**YOUR GOAL:**
The lines to reproduce from the material below are those from the one containing "Round each final" through the one containing "Determine each rights-holder's allocation.", both included; write them out exactly and add nothing.

**INPUT FOR THIS TASK:**
○ ○ ○ ○ ○ ○ ○
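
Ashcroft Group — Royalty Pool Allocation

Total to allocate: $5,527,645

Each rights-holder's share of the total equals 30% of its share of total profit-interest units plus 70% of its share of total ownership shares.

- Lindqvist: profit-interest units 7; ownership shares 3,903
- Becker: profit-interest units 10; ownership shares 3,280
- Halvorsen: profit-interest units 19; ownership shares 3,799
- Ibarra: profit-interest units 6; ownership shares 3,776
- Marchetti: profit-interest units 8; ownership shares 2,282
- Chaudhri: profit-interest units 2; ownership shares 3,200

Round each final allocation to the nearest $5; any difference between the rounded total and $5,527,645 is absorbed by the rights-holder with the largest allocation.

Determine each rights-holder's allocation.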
○ ○ ○ ○ ○ ○ ○
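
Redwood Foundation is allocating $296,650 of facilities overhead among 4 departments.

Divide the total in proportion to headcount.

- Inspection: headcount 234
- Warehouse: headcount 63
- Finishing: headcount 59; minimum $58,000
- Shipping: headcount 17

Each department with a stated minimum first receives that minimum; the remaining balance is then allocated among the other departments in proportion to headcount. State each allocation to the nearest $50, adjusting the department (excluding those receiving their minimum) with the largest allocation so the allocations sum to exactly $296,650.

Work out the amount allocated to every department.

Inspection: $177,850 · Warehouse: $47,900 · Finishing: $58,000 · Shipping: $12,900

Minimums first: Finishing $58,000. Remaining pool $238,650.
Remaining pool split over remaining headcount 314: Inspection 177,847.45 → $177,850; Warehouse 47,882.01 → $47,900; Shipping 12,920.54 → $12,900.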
○ ○ ○ ○ ○ ○ ○
**FINISHED TASK:**
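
Round each final allocation to the nearest $5; any difference between the rounded total and $5,527,645 is absorbed by the rights-holder with the largest allocation.

Determine each rights-holder's allocation.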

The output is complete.